** WORK ITEM **
Only the lines from the one containing "Invert the Laplace transform G(s) = (3*s^2" through the end of the data below should be copied, each exactly as written and with both ends kept.

-------- SUPPLIED RECORDS

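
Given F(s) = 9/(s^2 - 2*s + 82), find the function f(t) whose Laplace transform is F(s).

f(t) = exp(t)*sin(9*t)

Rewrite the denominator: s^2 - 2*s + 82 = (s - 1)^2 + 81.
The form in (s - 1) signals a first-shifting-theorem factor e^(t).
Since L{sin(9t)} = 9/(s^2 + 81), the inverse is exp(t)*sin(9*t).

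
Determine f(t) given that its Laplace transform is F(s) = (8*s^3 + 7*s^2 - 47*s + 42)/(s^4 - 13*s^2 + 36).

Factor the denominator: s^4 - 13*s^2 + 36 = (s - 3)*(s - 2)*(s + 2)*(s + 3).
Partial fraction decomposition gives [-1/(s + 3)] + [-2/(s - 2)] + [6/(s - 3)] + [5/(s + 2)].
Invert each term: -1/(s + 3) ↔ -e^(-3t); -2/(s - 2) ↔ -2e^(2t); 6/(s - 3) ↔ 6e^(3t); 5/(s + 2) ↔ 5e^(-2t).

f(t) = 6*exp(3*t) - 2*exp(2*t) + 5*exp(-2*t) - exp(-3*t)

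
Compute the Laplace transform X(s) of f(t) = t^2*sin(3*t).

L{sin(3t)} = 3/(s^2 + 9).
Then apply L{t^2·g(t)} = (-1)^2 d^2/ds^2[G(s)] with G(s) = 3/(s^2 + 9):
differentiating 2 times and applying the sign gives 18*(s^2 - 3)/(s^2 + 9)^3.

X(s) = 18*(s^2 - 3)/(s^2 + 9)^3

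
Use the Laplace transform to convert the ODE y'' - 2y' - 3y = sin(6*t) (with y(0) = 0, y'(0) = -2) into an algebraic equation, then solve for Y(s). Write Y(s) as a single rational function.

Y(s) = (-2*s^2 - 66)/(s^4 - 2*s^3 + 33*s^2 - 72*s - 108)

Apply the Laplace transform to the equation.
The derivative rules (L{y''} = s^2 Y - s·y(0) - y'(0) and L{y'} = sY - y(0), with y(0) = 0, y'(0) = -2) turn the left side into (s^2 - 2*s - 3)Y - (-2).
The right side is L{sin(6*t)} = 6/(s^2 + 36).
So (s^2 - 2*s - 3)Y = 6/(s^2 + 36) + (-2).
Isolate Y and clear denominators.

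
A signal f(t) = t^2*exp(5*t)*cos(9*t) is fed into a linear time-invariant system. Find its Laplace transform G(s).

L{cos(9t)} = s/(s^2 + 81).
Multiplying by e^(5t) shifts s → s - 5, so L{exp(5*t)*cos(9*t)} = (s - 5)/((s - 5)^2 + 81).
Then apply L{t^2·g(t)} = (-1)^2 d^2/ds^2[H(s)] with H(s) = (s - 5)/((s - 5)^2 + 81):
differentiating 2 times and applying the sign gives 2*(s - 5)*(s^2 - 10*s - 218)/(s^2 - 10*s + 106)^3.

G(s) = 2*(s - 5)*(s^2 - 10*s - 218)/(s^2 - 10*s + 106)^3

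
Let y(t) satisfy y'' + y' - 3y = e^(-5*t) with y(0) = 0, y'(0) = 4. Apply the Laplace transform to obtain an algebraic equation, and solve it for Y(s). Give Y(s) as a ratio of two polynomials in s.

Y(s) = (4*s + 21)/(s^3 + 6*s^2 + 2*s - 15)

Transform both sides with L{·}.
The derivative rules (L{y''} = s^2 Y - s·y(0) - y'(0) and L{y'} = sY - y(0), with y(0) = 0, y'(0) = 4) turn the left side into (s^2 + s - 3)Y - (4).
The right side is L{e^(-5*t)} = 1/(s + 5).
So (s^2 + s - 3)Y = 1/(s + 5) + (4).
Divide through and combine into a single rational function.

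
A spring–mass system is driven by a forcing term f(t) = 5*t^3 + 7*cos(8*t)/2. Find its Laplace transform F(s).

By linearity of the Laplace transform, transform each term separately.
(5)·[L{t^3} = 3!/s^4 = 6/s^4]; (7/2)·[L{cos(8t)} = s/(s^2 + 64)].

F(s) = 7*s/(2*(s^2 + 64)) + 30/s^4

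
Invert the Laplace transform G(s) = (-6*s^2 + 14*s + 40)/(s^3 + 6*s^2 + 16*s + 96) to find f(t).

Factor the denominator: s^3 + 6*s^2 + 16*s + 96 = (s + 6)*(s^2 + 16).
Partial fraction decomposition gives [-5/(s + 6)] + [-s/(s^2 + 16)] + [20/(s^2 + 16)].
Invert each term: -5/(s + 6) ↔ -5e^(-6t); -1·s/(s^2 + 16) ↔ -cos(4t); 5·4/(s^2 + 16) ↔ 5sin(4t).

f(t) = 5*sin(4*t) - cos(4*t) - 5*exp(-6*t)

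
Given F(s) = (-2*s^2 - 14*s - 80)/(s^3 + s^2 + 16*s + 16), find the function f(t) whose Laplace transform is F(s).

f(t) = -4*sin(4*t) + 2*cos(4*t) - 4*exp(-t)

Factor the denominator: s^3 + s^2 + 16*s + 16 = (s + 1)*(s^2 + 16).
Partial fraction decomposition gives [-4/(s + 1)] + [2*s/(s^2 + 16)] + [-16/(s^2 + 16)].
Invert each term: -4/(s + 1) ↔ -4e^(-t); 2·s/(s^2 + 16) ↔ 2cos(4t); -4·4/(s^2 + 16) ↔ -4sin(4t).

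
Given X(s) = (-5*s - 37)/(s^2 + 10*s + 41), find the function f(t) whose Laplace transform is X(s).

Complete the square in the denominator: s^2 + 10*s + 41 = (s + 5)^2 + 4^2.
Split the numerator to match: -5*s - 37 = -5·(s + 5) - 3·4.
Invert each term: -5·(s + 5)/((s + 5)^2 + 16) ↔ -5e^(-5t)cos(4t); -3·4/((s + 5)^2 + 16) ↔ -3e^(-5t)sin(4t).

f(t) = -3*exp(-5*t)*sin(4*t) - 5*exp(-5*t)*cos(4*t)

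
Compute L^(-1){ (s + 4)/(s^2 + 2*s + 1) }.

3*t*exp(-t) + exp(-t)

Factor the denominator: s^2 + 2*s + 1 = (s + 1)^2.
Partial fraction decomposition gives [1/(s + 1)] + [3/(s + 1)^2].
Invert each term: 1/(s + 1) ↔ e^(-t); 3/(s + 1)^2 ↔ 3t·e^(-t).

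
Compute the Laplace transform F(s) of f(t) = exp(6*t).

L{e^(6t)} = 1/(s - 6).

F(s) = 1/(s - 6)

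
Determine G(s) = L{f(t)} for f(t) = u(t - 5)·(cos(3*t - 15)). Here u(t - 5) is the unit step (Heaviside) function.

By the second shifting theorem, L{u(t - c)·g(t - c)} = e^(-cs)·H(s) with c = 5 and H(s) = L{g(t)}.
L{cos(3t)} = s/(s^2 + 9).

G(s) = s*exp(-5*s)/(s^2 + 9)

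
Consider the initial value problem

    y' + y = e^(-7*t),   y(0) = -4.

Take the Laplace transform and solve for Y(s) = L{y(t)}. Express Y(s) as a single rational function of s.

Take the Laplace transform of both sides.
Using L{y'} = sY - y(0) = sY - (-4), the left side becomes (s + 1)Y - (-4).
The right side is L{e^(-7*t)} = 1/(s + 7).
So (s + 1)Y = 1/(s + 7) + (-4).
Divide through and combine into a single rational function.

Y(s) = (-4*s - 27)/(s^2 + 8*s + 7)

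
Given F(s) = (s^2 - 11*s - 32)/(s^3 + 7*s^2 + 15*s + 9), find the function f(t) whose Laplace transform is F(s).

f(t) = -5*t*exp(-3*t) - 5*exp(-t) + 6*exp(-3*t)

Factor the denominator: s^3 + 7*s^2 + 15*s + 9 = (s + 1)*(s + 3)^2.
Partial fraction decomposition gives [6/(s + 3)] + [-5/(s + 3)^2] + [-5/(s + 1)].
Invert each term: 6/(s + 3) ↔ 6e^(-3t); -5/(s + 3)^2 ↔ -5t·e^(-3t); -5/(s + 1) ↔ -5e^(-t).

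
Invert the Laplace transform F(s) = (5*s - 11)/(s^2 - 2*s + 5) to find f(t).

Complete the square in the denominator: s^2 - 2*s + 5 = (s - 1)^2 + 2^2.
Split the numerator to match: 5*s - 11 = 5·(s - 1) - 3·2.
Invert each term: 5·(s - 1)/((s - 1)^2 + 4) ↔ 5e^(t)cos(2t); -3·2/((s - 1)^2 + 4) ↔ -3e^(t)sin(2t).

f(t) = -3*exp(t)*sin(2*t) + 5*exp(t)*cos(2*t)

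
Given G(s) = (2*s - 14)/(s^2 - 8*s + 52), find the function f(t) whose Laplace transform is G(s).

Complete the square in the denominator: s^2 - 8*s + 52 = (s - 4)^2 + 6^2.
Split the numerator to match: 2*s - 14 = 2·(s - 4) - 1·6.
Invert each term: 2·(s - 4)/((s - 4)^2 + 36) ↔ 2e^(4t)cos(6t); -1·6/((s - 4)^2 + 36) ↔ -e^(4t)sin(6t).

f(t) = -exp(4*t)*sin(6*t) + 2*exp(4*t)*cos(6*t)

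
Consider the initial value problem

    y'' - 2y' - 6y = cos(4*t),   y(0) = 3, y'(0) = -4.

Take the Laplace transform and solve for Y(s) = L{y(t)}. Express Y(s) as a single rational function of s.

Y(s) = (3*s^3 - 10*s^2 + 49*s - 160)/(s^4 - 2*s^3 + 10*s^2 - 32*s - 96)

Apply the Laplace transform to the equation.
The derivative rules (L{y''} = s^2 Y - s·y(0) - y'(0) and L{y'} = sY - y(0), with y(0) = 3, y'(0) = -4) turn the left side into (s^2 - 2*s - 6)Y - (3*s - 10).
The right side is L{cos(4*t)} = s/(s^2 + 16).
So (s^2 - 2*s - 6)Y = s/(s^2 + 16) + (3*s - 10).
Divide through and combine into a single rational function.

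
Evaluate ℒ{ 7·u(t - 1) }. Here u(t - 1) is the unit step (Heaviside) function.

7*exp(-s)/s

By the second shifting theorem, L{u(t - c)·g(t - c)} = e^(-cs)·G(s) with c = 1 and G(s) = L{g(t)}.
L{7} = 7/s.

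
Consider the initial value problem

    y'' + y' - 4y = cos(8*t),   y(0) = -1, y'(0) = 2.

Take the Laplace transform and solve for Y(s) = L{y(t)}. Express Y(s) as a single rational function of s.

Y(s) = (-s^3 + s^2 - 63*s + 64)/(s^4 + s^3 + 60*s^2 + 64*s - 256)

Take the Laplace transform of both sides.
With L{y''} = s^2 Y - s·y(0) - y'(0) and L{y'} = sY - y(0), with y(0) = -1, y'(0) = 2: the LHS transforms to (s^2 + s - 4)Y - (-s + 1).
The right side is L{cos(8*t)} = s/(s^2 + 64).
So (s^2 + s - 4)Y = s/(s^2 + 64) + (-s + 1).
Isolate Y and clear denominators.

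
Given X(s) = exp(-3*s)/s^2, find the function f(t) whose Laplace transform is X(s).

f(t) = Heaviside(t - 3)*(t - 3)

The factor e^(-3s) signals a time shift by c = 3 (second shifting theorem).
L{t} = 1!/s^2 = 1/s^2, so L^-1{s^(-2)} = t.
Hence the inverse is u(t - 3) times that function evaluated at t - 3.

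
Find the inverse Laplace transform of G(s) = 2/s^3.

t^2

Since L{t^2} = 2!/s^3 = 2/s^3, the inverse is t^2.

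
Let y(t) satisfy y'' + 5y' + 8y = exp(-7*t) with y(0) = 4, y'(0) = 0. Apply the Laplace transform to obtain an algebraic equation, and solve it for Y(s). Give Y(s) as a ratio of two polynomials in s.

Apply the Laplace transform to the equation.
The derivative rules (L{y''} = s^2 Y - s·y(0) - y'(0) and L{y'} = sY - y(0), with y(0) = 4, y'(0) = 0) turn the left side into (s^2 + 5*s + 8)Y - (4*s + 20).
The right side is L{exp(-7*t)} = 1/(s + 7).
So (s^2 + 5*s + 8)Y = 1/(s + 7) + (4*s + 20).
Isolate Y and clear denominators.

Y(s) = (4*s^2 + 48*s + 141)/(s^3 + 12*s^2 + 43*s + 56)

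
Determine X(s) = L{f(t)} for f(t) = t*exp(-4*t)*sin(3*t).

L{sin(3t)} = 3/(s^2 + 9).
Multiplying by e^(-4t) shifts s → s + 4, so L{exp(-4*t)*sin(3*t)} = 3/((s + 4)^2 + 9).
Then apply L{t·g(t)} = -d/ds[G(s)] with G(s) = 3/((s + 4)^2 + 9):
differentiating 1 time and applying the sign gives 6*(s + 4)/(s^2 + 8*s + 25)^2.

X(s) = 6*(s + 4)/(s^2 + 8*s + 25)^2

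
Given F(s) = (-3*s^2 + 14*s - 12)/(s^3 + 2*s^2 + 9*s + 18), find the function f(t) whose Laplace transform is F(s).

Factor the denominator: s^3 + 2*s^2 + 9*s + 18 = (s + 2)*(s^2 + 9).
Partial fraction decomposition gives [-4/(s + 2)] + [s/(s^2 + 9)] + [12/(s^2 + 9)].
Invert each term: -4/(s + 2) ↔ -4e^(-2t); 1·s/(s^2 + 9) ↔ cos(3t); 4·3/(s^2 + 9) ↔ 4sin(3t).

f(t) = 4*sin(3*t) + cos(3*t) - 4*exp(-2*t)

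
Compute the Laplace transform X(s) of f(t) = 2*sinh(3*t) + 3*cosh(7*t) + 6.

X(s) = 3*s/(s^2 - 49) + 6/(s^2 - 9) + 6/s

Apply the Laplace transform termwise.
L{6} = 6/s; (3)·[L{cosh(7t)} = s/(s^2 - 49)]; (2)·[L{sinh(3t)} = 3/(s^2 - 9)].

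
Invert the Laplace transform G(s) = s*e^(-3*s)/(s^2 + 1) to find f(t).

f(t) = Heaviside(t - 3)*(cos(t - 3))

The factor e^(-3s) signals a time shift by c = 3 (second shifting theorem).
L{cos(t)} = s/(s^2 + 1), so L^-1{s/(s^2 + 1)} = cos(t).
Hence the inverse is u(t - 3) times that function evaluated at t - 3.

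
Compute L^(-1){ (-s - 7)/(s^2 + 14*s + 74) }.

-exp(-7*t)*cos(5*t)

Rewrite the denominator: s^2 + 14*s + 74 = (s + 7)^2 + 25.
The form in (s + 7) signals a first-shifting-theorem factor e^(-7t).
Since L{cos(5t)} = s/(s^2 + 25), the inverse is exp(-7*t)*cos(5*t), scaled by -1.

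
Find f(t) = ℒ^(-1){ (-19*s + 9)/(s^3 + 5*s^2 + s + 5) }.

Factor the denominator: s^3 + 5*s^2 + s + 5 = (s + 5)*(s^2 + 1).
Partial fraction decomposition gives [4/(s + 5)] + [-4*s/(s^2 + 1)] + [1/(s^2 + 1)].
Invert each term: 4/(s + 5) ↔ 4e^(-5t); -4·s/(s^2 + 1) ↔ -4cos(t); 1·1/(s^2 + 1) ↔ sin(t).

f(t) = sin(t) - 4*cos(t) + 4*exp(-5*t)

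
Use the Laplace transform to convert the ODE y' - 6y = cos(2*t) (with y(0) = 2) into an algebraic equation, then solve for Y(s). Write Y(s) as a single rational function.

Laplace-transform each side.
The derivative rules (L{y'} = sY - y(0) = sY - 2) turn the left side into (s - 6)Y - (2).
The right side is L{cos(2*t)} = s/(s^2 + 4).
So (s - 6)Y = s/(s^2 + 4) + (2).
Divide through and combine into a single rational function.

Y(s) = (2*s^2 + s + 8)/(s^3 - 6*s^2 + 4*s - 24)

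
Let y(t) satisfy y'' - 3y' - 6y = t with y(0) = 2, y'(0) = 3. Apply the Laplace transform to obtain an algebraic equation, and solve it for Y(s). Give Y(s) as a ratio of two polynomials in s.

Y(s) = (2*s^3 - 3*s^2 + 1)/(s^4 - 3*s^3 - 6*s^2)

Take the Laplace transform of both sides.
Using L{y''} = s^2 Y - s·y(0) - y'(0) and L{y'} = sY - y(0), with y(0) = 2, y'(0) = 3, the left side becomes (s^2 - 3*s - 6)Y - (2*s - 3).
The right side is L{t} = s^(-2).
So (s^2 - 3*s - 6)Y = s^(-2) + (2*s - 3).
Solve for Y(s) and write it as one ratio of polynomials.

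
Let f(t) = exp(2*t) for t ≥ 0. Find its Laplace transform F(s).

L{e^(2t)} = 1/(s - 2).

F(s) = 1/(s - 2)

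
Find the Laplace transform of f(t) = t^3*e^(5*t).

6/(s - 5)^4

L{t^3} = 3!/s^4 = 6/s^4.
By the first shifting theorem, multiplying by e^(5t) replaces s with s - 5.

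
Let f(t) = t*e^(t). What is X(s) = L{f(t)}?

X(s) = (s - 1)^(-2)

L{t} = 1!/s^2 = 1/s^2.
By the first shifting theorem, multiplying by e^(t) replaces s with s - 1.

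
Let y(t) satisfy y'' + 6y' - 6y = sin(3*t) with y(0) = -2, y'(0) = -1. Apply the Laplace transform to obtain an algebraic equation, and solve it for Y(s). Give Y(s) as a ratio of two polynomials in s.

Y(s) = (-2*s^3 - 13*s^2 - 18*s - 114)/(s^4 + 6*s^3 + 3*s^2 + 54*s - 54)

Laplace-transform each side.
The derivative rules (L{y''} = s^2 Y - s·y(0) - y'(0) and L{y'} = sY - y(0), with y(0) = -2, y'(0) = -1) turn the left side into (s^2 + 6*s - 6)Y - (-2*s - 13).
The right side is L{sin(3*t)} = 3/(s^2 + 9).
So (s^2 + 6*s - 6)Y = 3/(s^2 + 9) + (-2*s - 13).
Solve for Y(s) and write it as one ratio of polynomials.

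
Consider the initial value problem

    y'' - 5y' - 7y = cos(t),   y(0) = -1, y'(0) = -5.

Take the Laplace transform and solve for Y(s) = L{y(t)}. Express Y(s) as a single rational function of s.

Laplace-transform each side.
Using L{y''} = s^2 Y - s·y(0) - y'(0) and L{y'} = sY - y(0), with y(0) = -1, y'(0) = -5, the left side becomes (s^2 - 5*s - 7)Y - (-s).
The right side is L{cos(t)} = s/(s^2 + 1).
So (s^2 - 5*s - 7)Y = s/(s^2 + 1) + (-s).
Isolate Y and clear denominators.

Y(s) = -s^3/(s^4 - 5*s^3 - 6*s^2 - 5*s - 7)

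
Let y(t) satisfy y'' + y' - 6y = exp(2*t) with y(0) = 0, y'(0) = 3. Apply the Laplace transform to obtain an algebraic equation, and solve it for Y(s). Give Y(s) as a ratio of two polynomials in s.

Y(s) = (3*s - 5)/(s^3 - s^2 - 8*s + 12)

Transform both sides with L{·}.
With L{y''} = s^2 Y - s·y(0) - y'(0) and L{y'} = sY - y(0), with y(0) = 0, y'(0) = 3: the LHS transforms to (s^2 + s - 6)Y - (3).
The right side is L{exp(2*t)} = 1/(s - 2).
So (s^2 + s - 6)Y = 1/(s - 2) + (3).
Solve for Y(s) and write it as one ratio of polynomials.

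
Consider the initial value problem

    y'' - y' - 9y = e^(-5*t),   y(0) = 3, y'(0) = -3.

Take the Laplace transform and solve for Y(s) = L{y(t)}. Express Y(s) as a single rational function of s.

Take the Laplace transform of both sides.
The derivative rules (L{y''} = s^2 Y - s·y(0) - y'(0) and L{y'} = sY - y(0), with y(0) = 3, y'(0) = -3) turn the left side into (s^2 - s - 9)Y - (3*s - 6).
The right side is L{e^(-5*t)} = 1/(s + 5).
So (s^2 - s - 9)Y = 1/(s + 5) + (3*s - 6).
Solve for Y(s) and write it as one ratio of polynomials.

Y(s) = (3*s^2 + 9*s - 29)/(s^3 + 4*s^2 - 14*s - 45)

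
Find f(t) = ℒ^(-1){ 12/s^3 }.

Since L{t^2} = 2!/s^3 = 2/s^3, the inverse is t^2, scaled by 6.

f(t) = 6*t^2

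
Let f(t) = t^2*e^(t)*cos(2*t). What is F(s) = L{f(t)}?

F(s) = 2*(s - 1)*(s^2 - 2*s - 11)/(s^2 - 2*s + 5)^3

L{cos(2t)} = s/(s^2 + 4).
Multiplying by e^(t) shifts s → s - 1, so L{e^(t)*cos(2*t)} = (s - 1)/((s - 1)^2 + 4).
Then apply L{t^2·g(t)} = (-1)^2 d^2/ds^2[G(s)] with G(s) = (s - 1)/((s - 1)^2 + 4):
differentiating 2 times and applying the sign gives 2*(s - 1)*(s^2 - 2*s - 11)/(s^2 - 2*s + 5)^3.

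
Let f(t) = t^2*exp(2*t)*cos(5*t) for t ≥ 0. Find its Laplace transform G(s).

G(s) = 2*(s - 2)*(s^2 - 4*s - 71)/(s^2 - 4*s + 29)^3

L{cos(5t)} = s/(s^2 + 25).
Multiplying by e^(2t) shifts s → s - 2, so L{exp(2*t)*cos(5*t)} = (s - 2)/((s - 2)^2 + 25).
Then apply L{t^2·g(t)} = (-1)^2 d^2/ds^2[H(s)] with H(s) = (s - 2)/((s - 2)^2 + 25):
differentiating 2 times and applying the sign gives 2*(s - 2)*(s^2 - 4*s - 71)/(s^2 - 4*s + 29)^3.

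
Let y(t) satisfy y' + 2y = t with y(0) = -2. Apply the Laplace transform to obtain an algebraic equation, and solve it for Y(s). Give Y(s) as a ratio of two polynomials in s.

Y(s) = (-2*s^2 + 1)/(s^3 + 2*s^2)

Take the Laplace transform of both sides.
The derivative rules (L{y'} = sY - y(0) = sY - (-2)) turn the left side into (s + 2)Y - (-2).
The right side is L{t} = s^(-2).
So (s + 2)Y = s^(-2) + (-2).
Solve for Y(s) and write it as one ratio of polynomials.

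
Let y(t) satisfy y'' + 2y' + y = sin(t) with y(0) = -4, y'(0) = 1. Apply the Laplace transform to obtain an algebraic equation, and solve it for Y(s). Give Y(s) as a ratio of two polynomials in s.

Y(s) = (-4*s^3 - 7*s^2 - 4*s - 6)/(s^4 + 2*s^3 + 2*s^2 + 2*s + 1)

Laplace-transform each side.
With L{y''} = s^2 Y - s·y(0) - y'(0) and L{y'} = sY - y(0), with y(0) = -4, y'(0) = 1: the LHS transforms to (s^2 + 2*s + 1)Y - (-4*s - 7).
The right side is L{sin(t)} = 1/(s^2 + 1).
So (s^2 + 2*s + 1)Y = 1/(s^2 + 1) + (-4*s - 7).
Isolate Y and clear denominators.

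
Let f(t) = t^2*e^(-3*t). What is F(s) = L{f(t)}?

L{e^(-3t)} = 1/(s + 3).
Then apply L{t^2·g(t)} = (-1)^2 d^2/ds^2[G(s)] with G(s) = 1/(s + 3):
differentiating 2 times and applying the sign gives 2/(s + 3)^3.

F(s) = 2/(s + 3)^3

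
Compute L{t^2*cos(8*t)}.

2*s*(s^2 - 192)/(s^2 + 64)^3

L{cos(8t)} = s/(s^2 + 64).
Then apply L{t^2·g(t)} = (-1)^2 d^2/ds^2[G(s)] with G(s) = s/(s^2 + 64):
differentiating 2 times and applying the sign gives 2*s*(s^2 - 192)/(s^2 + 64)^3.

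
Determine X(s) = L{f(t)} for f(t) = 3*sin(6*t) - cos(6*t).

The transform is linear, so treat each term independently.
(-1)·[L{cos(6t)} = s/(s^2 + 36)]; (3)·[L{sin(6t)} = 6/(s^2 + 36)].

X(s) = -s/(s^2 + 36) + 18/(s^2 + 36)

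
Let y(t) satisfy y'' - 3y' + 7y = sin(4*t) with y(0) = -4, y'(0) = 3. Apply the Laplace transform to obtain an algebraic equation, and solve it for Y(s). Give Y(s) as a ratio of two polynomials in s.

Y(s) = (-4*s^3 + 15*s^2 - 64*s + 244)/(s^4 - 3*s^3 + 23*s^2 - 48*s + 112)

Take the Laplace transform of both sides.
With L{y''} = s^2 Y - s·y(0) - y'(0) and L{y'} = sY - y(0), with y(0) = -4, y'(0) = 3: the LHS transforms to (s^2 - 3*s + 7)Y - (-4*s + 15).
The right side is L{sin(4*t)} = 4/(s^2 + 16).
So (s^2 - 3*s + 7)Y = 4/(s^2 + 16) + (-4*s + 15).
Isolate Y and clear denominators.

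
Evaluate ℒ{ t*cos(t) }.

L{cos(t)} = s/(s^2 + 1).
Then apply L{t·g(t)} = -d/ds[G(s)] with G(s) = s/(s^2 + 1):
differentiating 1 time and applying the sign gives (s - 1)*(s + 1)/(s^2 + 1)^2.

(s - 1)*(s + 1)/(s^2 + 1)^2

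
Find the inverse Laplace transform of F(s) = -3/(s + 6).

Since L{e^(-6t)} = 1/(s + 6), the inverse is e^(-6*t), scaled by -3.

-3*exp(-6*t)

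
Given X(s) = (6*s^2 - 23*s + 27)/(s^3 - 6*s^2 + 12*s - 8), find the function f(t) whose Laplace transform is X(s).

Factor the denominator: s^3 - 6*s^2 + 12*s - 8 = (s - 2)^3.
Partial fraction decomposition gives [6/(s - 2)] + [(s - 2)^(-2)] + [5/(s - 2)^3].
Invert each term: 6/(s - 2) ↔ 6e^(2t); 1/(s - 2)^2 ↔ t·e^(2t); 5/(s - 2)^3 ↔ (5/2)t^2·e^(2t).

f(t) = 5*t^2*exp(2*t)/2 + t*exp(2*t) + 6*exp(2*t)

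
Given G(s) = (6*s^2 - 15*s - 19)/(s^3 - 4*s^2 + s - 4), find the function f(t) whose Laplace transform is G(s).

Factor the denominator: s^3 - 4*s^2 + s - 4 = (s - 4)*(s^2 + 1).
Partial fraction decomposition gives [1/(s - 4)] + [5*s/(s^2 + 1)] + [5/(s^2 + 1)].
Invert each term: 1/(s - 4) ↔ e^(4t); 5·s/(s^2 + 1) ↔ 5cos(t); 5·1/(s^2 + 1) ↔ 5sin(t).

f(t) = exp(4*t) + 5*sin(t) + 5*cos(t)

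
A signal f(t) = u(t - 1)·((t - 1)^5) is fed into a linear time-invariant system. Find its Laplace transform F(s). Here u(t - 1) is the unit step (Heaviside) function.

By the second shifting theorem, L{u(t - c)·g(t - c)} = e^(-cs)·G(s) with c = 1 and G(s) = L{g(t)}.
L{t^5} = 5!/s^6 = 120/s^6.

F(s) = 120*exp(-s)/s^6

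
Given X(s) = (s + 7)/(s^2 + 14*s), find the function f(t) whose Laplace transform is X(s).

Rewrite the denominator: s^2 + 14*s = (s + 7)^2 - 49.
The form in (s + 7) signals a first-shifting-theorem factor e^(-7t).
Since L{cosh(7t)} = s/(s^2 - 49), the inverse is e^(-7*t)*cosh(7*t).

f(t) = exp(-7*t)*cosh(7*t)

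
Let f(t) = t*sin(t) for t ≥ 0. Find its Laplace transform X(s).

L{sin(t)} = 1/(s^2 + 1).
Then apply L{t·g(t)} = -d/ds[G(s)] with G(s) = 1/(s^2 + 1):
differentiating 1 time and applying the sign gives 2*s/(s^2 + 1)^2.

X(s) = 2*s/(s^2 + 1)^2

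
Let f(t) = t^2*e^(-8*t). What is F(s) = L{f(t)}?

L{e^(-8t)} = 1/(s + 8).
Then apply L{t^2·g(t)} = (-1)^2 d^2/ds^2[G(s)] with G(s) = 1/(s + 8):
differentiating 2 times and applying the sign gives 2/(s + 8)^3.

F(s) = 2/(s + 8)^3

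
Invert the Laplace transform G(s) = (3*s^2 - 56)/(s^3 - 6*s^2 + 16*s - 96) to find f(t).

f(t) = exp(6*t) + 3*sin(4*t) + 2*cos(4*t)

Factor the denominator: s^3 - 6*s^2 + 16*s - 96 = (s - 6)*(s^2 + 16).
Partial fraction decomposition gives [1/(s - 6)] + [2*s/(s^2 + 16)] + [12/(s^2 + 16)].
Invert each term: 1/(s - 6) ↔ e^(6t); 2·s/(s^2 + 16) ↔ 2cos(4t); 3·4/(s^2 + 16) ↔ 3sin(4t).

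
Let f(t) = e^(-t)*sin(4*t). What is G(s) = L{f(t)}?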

----------------

** THE ANSWER **
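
Invert the Laplace transform G(s) = (3*s^2 - 56)/(s^3 - 6*s^2 + 16*s - 96) to find f(t).

f(t) = exp(6*t) + 3*sin(4*t) + 2*cos(4*t)

Factor the denominator: s^3 - 6*s^2 + 16*s - 96 = (s - 6)*(s^2 + 16).
Partial fraction decomposition gives [1/(s - 6)] + [2*s/(s^2 + 16)] + [12/(s^2 + 16)].
Invert each term: 1/(s - 6) ↔ e^(6t); 2·s/(s^2 + 16) ↔ 2cos(4t); 3·4/(s^2 + 16) ↔ 3sin(4t).

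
Let f(t) = e^(-t)*sin(4*t). What is G(s) = L{f(t)}?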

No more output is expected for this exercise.